Each entry needs to be restated exactly as written.
------------
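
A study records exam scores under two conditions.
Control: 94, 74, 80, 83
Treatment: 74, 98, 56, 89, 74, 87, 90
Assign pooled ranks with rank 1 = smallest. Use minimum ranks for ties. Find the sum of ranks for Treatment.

Sorted (ascending): 56, 74, 74, 74, 80, 83, 87, 89, 90, 94, 98
The 3 values of 74 occupy positions 2–4 → each gets rank 2.
Treatment values → pooled ranks: 74→2, 98→11, 56→1, 89→8, 74→2, 87→7, 90→9
Rank sum = 2 + 11 + 1 + 8 + 2 + 7 + 9 = 40

40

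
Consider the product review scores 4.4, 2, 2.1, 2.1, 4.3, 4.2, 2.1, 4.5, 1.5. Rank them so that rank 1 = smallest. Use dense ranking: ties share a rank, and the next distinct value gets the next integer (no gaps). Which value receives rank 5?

Sorted (ascending): 1.5, 2, 2.1, 2.1, 2.1, 4.2, 4.3, 4.4, 4.5
The 3 values of 2.1 share dense rank 3.
Remaining distinct values take the next consecutive integers.
Rank 5 → value 4.3.

4.3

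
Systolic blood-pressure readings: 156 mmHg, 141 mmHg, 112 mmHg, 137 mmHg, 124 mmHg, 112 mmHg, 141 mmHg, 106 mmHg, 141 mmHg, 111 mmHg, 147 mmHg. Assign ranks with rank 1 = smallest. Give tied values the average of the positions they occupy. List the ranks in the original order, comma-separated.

11, 8, 3.5, 6, 5, 3.5, 8, 1, 8, 2, 10

Sorted (ascending): 106, 111, 112, 112, 124, 137, 141, 141, 141, 147, 156
The 2 values of 112 occupy positions 3–4 → average rank (3+4)/2 = 3.5.
The 3 values of 141 occupy positions 7–9 → average rank 8.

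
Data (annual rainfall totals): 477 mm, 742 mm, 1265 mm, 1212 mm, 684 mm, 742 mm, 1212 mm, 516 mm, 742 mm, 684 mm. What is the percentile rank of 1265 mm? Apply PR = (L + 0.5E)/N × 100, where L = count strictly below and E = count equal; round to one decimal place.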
------------
**THE ANSWER:**
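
A study records exam scores under two conditions.
Control: 94, 74, 80, 83
Treatment: 74, 98, 56, 89, 74, 87, 90
Assign pooled ranks with rank 1 = smallest. Use minimum ranks for ties. Find the sum of ranks for Treatment.

Sorted (ascending): 56, 74, 74, 74, 80, 83, 87, 89, 90, 94, 98
The 3 values of 74 occupy positions 2–4 → each gets rank 2.
Treatment values → pooled ranks: 74→2, 98→11, 56→1, 89→8, 74→2, 87→7, 90→9
Rank sum = 2 + 11 + 1 + 8 + 2 + 7 + 9 = 40

40

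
Consider the product review scores 4.4, 2, 2.1, 2.1, 4.3, 4.2, 2.1, 4.5, 1.5. Rank them so that rank 1 = smallest. Use dense ranking: ties share a rank, and the next distinct value gets the next integer (no gaps). Which value receives rank 5?

Sorted (ascending): 1.5, 2, 2.1, 2.1, 2.1, 4.2, 4.3, 4.4, 4.5
The 3 values of 2.1 share dense rank 3.
Remaining distinct values take the next consecutive integers.
Rank 5 → value 4.3.

4.3

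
Systolic blood-pressure readings: 156 mmHg, 141 mmHg, 112 mmHg, 137 mmHg, 124 mmHg, 112 mmHg, 141 mmHg, 106 mmHg, 141 mmHg, 111 mmHg, 147 mmHg. Assign ranks with rank 1 = smallest. Give tied values the average of the positions they occupy. List the ranks in the original order, comma-separated.

11, 8, 3.5, 6, 5, 3.5, 8, 1, 8, 2, 10

Sorted (ascending): 106, 111, 112, 112, 124, 137, 141, 141, 141, 147, 156
The 2 values of 112 occupy positions 3–4 → average rank (3+4)/2 = 3.5.
The 3 values of 141 occupy positions 7–9 → average rank 8.

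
Data (annual rainfall totals): 477 mm, 742 mm, 1265 mm, 1212 mm, 684 mm, 742 mm, 1212 mm, 516 mm, 742 mm, 684 mm. What is the percentile rank of 1265 mm? Apply PR = (L + 0.5E)/N × 100, where L = count strictly below and E = count equal; round to one decimal place.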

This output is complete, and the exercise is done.